(Stored data entries)
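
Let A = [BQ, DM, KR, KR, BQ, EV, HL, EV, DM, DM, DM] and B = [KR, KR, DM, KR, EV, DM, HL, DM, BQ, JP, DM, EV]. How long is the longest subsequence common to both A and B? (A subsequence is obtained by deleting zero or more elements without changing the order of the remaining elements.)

A longest common subsequence is DM, KR, EV, HL, DM, DM (length 6); the LCS DP confirms no longer common subsequence exists.

6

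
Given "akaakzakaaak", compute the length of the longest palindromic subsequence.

9

One longest palindromic subsequence is kaaakaaak (positions 2,3,4,7,8,9,10,11,12); it reads the same forward and backward, and the interval DP gives dp[1][12] = 9.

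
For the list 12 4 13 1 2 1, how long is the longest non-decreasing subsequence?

2

Let dp[i] be the longest non-decreasing subsequence ending at position i. Then dp = [1, 1, 2, 1, 2, 2].
The maximum is 2; one witness is 12, 13 at positions 1,3.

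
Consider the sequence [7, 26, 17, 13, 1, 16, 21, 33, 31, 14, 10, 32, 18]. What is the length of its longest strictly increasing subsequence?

Scanning left to right, the best length ending at each element is: 7→1, 26→2, 17→2, 13→2, 1→1, 16→3, 21→4, 33→5, 31→5, 14→3, 10→2, 32→6, 18→4.
So the longest increasing subsequence has length 6, e.g. 7, 13, 16, 21, 31, 32.

6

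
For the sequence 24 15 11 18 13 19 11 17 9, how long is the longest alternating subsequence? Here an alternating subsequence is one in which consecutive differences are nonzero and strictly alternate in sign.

Track the best alternating length ending on an up-step vs a down-step at each position: up/down = 1/1, 1/2, 1/2, 3/2, 3/4, 5/2, 1/6, 7/6, 1/8.
The maximum over both is 8; one such subsequence is 24, 15, 18, 13, 19, 11, 17, 9.

8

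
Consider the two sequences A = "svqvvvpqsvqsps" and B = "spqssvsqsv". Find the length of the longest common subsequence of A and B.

Backtracking the LCS table gives one alignment: s (A1,B1) → p (A7,B2) → q (A8,B3) → s (A9,B5) → v (A10,B6) → q (A11,B8) → s (A12,B9).
So the longest common subsequence has length 7.

7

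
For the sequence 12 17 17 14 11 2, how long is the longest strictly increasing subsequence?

2

Let dp[i] be the longest increasing subsequence ending at position i. Then dp = [1, 2, 2, 2, 1, 1].
The maximum is 2; one witness is 12, 17 at positions 1,2.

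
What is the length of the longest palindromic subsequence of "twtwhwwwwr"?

6

One longest palindromic subsequence is wwwwww (positions 2,4,6,7,8,9); it reads the same forward and backward, and the interval DP gives dp[1][10] = 6.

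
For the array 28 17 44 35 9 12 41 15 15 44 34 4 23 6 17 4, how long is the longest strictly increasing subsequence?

4

Scanning left to right, the best length ending at each element is: 28→1, 17→1, 44→2, 35→2, 9→1, 12→2, 41→3, 15→3, 15→3, 44→4, 34→4, 4→1, 23→4, 6→2, 17→4, 4→1.
So the longest increasing subsequence has length 4, e.g. 28, 35, 41, 44.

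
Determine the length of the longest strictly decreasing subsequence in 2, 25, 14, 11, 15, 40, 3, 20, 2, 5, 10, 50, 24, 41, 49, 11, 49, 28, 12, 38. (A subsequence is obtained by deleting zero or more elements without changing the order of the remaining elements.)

Let dp[i] be the longest decreasing subsequence ending at position i. Then dp = [1, 1, 2, 3, 2, 1, 4, 2, 5, 4, 4, 1, 2, 2, 2, 3, 2, 3, 4, 3].
The maximum is 5; one witness is 25, 14, 11, 3, 2 at positions 2,3,4,7,9.

5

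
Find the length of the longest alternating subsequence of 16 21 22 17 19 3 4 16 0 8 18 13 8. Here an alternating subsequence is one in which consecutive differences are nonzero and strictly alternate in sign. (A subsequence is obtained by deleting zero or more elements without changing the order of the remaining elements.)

A longest alternating subsequence is 16, 21, 17, 19, 3, 4, 0, 18, 13 (positions 1,2,4,5,6,7,9,11,12); its 8 consecutive differences strictly alternate in sign, and length 9 is optimal.

9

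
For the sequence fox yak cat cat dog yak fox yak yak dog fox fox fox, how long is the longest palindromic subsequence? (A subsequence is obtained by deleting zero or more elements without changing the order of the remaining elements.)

Using dp[i][j] = 2 + dp[i+1][j−1] if the ends match, else max(dp[i+1][j], dp[i][j−1]):
dp[1][13] = 7. A witness is fox dog yak yak yak dog fox at positions 1,5,6,8,9,10,13.

7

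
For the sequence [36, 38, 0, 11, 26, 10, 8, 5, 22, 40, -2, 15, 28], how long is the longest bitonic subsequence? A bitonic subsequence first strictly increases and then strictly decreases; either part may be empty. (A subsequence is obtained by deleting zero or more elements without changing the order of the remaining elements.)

7

One longest bitonic subsequence is 36, 38, 26, 10, 8, 5, -2 (positions 1,2,5,6,7,8,11): it rises to 38 then falls. Length 7 is optimal.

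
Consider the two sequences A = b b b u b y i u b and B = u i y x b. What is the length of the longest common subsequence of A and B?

A longest common subsequence is uyb (length 3); the LCS DP confirms no longer common subsequence exists.

3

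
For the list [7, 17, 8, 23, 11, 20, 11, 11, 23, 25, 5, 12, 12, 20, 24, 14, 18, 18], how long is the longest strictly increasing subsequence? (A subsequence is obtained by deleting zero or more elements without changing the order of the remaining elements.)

6

Let dp[i] be the longest increasing subsequence ending at position i. Then dp = [1, 2, 2, 3, 3, 4, 3, 3, 5, 6, 1, 4, 4, 5, 6, 5, 6, 6].
The maximum is 6; one witness is 7, 8, 11, 20, 23, 25 at positions 1,3,5,6,9,10.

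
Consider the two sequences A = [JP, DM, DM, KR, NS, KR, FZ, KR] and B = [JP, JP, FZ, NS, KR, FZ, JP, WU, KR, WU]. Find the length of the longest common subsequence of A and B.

5

A longest common subsequence is JP, NS, KR, FZ, KR (length 5); the LCS DP confirms no longer common subsequence exists.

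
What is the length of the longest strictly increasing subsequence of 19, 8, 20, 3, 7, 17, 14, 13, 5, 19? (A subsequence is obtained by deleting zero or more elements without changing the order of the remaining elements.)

4

Let dp[i] be the longest increasing subsequence ending at position i. Then dp = [1, 1, 2, 1, 2, 3, 3, 3, 2, 4].
The maximum is 4; one witness is 3, 7, 17, 19 at positions 4,5,6,10.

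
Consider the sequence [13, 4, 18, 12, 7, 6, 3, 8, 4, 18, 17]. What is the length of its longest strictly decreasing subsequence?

Let dp[i] be the longest decreasing subsequence ending at position i. Then dp = [1, 2, 1, 2, 3, 4, 5, 3, 5, 1, 2].
The maximum is 5; one witness is 13, 12, 7, 6, 3 at positions 1,4,5,6,7.

5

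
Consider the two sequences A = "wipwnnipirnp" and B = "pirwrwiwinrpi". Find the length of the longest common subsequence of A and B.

6

Backtracking the LCS table gives one alignment: w (A1,B6) → i (A2,B7) → w (A4,B8) → n (A5,B10) → p (A8,B12) → i (A9,B13).
So the longest common subsequence has length 6.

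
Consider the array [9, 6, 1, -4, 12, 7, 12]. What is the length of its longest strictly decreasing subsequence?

Let dp[i] be the longest decreasing subsequence ending at position i. Then dp = [1, 2, 3, 4, 1, 2, 1].
The maximum is 4; one witness is 9, 6, 1, -4 at positions 1,2,3,4.

4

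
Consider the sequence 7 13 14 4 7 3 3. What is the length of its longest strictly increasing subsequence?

Let dp[i] be the longest increasing subsequence ending at position i. Then dp = [1, 2, 3, 1, 2, 1, 1].
The maximum is 3; one witness is 7, 13, 14 at positions 1,2,3.

3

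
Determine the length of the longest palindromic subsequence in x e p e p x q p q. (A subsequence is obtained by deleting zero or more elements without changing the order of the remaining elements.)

One longest palindromic subsequence is xpepx (positions 1,3,4,5,6); it reads the same forward and backward, and the interval DP gives dp[1][9] = 5.

5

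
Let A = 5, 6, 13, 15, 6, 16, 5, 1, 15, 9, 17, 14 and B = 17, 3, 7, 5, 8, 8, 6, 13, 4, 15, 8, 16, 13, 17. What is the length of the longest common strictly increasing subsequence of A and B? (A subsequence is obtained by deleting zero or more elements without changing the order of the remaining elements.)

6

A longest common strictly increasing subsequence is 5, 6, 13, 15, 16, 17 (length 6); it appears in order in both A and B, and no longer such subsequence exists.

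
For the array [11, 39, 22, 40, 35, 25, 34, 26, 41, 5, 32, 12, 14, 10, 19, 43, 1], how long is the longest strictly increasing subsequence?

6

One longest increasing subsequence is 11, 22, 25, 34, 41, 43 (positions 1,3,6,7,9,16), of length 6; no longer one exists.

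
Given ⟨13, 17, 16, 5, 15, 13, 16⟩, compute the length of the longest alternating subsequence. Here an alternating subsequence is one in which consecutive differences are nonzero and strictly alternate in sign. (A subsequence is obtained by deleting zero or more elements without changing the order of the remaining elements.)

Track the best alternating length ending on an up-step vs a down-step at each position: up/down = 1/1, 2/1, 2/3, 1/3, 4/3, 4/5, 6/3.
The maximum over both is 6; one such subsequence is 13, 17, 5, 15, 13, 16.

6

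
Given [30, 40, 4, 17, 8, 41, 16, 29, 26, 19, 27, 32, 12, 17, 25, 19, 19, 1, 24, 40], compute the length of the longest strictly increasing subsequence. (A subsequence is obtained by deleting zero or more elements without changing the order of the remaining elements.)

One longest increasing subsequence is 4, 8, 16, 26, 27, 32, 40 (positions 3,5,7,9,11,12,20), of length 7; no longer one exists.

7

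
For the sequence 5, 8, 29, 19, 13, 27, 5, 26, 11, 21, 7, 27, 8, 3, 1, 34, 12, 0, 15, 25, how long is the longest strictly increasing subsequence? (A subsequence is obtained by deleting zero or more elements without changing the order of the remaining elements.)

6

One longest increasing subsequence is 5, 8, 19, 26, 27, 34 (positions 1,2,4,8,12,16), of length 6; no longer one exists.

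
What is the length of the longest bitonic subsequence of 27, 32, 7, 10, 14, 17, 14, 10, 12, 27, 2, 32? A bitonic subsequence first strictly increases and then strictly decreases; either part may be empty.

7

One longest bitonic subsequence is 7, 10, 14, 17, 14, 12, 2 (positions 3,4,5,6,7,9,11): it rises to 17 then falls. Length 7 is optimal.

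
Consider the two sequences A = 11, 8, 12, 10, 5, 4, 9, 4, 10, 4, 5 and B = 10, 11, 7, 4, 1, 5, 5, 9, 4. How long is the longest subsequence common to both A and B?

4

A longest common subsequence is 11, 5, 9, 4 (length 4); the LCS DP confirms no longer common subsequence exists.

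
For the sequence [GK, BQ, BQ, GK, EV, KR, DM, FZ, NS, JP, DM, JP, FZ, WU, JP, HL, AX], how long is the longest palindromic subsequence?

One longest palindromic subsequence is FZ JP DM JP FZ (positions 8,10,11,12,13); it reads the same forward and backward, and the interval DP gives dp[1][17] = 5.

5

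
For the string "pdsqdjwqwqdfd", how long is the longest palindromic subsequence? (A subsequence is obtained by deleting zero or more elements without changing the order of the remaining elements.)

One longest palindromic subsequence is ddqwqdd (positions 2,5,8,9,10,11,13); it reads the same forward and backward, and the interval DP gives dp[1][13] = 7.

7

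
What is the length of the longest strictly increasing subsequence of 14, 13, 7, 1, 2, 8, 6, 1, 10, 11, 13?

6

Scanning left to right, the best length ending at each element is: 14→1, 13→1, 7→1, 1→1, 2→2, 8→3, 6→3, 1→1, 10→4, 11→5, 13→6.
So the longest increasing subsequence has length 6, e.g. 1, 2, 8, 10, 11, 13.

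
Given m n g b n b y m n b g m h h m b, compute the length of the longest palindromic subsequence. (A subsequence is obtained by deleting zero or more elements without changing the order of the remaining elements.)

One longest palindromic subsequence is mgbnmnbgm (positions 1,3,4,5,8,9,10,11,15); it reads the same forward and backward, and the interval DP gives dp[1][16] = 9.

9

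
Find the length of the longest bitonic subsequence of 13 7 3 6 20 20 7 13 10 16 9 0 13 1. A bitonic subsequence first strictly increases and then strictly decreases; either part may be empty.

7

One longest bitonic subsequence is 3, 6, 20, 13, 10, 9, 1 (positions 3,4,5,8,9,11,14): it rises to 20 then falls. Length 7 is optimal.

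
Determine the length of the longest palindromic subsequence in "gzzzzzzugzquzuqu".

One longest palindromic subsequence is zzzzzzzz (positions 2,3,4,5,6,7,10,13); it reads the same forward and backward, and the interval DP gives dp[1][16] = 8.

8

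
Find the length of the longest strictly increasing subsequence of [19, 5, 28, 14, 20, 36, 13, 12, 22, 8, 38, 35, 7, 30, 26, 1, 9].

5

Let dp[i] be the longest increasing subsequence ending at position i. Then dp = [1, 1, 2, 2, 3, 4, 2, 2, 4, 2, 5, 5, 2, 5, 5, 1, 3].
The maximum is 5; one witness is 5, 14, 20, 36, 38 at positions 2,4,5,6,11.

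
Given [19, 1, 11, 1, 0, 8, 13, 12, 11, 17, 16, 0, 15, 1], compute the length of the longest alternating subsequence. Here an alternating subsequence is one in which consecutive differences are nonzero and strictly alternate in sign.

10

A longest alternating subsequence is 19, 1, 11, 1, 13, 12, 17, 0, 15, 1 (positions 1,2,3,4,7,8,10,12,13,14); its 9 consecutive differences strictly alternate in sign, and length 10 is optimal.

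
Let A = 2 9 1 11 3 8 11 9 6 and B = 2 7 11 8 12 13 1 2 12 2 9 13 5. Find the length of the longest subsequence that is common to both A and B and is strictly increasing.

A longest common strictly increasing subsequence is 2, 8, 9 (length 3); it appears in order in both A and B, and no longer such subsequence exists.

3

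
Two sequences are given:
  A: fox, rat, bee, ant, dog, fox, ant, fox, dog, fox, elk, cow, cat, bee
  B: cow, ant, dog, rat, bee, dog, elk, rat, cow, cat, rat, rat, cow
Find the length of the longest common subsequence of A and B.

6

Backtracking the LCS table gives one alignment: rat (A2,B4) → bee (A3,B5) → dog (A9,B6) → elk (A11,B7) → cow (A12,B9) → cat (A13,B10).
So the longest common subsequence has length 6.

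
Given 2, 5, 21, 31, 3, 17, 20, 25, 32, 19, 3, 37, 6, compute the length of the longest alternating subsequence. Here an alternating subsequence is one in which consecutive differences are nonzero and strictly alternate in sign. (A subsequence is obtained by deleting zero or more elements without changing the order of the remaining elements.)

Track the best alternating length ending on an up-step vs a down-step at each position: up/down = 1/1, 2/1, 2/1, 2/1, 2/3, 4/3, 4/3, 4/3, 4/1, 4/5, 2/5, 6/1, 6/7.
The maximum over both is 7; one such subsequence is 2, 5, 3, 20, 19, 37, 6.

7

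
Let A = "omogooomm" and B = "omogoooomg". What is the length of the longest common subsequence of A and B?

A longest common subsequence is omogooom (length 8); the LCS DP confirms no longer common subsequence exists.

8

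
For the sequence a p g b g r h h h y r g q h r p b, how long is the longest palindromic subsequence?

9

Using dp[i][j] = 2 + dp[i+1][j−1] if the ends match, else max(dp[i+1][j], dp[i][j−1]):
dp[1][17] = 9. A witness is bgrhhhrgb at positions 4,5,6,7,8,9,11,12,17.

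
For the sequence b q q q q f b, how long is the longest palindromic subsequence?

Using dp[i][j] = 2 + dp[i+1][j−1] if the ends match, else max(dp[i+1][j], dp[i][j−1]):
dp[1][7] = 6. A witness is bqqqqb at positions 1,2,3,4,5,7.

6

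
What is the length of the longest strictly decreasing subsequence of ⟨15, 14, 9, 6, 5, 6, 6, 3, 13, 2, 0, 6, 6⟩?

8

Let dp[i] be the longest decreasing subsequence ending at position i. Then dp = [1, 2, 3, 4, 5, 4, 4, 6, 3, 7, 8, 4, 4].
The maximum is 8; one witness is 15, 14, 9, 6, 5, 3, 2, 0 at positions 1,2,3,4,5,8,10,11.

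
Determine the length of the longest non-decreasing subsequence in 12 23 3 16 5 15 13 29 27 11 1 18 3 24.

5

Let dp[i] be the longest non-decreasing subsequence ending at position i. Then dp = [1, 2, 1, 2, 2, 3, 3, 4, 4, 3, 1, 4, 2, 5].
The maximum is 5; one witness is 3, 5, 15, 18, 24 at positions 3,5,6,12,14.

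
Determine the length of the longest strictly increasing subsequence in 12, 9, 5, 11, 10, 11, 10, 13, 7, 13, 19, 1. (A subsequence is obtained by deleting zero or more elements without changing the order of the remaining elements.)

5

One longest increasing subsequence is 9, 10, 11, 13, 19 (positions 2,5,6,8,11), of length 5; no longer one exists.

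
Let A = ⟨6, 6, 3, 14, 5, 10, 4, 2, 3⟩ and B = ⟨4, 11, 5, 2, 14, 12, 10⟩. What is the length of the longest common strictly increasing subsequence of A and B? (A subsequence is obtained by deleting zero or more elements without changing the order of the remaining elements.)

A longest common strictly increasing subsequence is 5, 10 (length 2); it appears in order in both A and B, and no longer such subsequence exists.

2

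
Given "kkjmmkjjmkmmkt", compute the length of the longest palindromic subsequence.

One longest palindromic subsequence is kmmkjjkmmk (positions 2,4,5,6,7,8,10,11,12,13); it reads the same forward and backward, and the interval DP gives dp[1][14] = 10.

10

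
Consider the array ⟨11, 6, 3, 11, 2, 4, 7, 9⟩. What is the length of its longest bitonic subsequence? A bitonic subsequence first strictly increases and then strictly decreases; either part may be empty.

Let inc[i] be the LIS ending at i and dec[i] the longest strictly decreasing subsequence starting at i. inc = [1, 1, 1, 2, 1, 2, 3, 4], dec = [4, 3, 2, 2, 1, 1, 1, 1].
max_i inc[i]+dec[i]−1 = 4, with one witness 11, 6, 3, 2.

4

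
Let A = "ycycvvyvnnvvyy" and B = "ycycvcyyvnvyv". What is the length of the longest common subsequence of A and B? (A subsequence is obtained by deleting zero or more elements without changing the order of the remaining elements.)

10

Backtracking the LCS table gives one alignment: y (A1,B1) → c (A2,B2) → y (A3,B3) → c (A4,B4) → v (A5,B5) → y (A7,B8) → v (A8,B9) → n (A10,B10) → v (A11,B11) → v (A12,B13).
So the longest common subsequence has length 10.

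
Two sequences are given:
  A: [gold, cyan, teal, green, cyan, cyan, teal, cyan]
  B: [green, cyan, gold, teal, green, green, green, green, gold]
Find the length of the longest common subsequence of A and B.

Backtracking the LCS table gives one alignment: gold (A1,B3) → teal (A3,B4) → green (A4,B8).
So the longest common subsequence has length 3.

3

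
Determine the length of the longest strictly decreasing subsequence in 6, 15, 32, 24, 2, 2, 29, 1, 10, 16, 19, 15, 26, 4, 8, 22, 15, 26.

5

Scanning left to right, the best length ending at each element is: 6→1, 15→1, 32→1, 24→2, 2→3, 2→3, 29→2, 1→4, 10→3, 16→3, 19→3, 15→4, 26→3, 4→5, 8→5, 22→4, 15→5, 26→3.
So the longest decreasing subsequence has length 5, e.g. 32, 24, 16, 15, 4.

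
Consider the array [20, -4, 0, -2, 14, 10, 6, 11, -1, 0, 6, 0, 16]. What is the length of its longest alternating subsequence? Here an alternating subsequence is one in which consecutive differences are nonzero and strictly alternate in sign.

Track the best alternating length ending on an up-step vs a down-step at each position: up/down = 1/1, 1/2, 3/2, 3/4, 5/2, 5/6, 5/6, 7/6, 5/8, 9/8, 9/8, 9/10, 11/2.
The maximum over both is 11; one such subsequence is 20, -4, 0, -2, 14, 10, 11, -1, 6, 0, 16.

11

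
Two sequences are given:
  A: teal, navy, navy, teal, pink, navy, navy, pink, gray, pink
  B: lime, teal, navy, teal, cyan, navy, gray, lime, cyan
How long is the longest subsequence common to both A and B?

5

A longest common subsequence is teal, navy, teal, navy, gray (length 5); the LCS DP confirms no longer common subsequence exists.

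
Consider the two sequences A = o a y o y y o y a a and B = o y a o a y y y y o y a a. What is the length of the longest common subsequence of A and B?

A longest common subsequence is oayyyoyaa (length 9); the LCS DP confirms no longer common subsequence exists.

9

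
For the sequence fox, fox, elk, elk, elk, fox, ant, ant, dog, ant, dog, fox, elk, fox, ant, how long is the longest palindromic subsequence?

9

One longest palindromic subsequence is fox elk fox dog ant dog fox elk fox (positions 2,3,6,9,10,11,12,13,14); it reads the same forward and backward, and the interval DP gives dp[1][15] = 9.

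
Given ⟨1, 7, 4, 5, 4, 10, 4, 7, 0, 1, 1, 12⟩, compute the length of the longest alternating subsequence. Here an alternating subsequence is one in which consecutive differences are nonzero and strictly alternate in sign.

Track the best alternating length ending on an up-step vs a down-step at each position: up/down = 1/1, 2/1, 2/3, 4/3, 2/5, 6/1, 2/7, 8/7, 1/9, 10/9, 10/9, 10/1.
The maximum over both is 10; one such subsequence is 1, 7, 4, 5, 4, 10, 4, 7, 0, 1.

10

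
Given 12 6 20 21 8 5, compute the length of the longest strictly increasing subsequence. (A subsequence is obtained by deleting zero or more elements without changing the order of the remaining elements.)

3

One longest increasing subsequence is 12, 20, 21 (positions 1,3,4), of length 3; no longer one exists.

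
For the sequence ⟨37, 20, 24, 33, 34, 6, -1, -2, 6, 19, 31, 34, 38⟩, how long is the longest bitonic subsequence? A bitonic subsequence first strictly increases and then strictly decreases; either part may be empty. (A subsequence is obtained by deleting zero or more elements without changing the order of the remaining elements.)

7

One longest bitonic subsequence is 20, 24, 33, 34, 6, -1, -2 (positions 2,3,4,5,6,7,8): it rises to 34 then falls. Length 7 is optimal.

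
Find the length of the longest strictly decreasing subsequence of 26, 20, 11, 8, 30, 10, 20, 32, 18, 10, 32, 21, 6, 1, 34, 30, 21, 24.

6

One longest decreasing subsequence is 26, 20, 11, 8, 6, 1 (positions 1,2,3,4,13,14), of length 6; no longer one exists.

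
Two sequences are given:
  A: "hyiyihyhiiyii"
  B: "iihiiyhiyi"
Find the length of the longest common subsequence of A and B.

8

A longest common subsequence is hiiyhiyi (length 8); the LCS DP confirms no longer common subsequence exists.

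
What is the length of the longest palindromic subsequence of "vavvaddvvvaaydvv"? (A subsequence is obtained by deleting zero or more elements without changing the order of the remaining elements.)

One longest palindromic subsequence is vavvddvvav (positions 1,2,3,4,6,7,9,10,12,16); it reads the same forward and backward, and the interval DP gives dp[1][16] = 10.

10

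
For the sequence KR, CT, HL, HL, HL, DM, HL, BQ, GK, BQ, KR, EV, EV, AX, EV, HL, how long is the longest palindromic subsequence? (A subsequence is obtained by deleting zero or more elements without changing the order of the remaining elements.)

Using dp[i][j] = 2 + dp[i+1][j−1] if the ends match, else max(dp[i+1][j], dp[i][j−1]):
dp[1][16] = 6. A witness is KR HL HL HL HL KR at positions 1,3,4,5,7,11.

6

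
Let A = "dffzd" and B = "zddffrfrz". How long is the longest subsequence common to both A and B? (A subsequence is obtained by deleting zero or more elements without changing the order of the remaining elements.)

A longest common subsequence is dffz (length 4); the LCS DP confirms no longer common subsequence exists.

4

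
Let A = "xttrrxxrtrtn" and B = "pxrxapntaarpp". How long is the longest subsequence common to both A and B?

5

Backtracking the LCS table gives one alignment: x (A1,B2) → r (A5,B3) → x (A6,B4) → t (A9,B8) → r (A10,B11).
So the longest common subsequence has length 5.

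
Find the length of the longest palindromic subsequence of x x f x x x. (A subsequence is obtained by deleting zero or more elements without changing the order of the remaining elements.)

5

Using dp[i][j] = 2 + dp[i+1][j−1] if the ends match, else max(dp[i+1][j], dp[i][j−1]):
dp[1][6] = 5. A witness is xxxxx at positions 1,2,4,5,6.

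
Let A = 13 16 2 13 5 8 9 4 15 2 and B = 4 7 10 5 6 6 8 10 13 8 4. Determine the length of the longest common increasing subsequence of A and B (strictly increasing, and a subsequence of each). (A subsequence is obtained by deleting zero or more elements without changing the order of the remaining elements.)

2

For each value that appears in both, track the longest common increasing run ending there.
The best achievable length is 2; one witness is 5, 8 (A-positions 5,6, B-positions 4,7).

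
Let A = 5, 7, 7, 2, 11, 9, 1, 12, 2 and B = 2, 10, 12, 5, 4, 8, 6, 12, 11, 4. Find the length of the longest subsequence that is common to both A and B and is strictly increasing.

2

A longest common strictly increasing subsequence is 2, 12 (length 2); it appears in order in both A and B, and no longer such subsequence exists.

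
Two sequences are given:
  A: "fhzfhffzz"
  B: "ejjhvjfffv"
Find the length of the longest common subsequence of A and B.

4

A longest common subsequence is hfff (length 4); the LCS DP confirms no longer common subsequence exists.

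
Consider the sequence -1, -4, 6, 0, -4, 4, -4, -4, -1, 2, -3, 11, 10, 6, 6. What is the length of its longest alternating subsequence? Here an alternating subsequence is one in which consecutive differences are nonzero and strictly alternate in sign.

A longest alternating subsequence is -1, -4, 6, 0, 4, -4, -1, -3, 11, 10 (positions 1,2,3,4,6,7,9,11,12,13); its 9 consecutive differences strictly alternate in sign, and length 10 is optimal.

10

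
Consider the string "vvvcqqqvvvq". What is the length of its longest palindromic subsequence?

Using dp[i][j] = 2 + dp[i+1][j−1] if the ends match, else max(dp[i+1][j], dp[i][j−1]):
dp[1][11] = 9. A witness is vvvqqqvvv at positions 1,2,3,5,6,7,8,9,10.

9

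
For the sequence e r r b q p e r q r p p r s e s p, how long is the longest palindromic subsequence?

9

One longest palindromic subsequence is erprqrpre (positions 1,3,6,8,9,10,12,13,15); it reads the same forward and backward, and the interval DP gives dp[1][17] = 9.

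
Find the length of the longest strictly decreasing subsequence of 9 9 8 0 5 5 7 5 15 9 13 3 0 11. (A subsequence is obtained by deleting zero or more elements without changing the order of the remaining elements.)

One longest decreasing subsequence is 9, 8, 7, 5, 3, 0 (positions 1,3,7,8,12,13), of length 6; no longer one exists.

6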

Problem statement — A single number is the whole answer here: the number of lines in the data that include "cyan".

Reply to the exercise — 3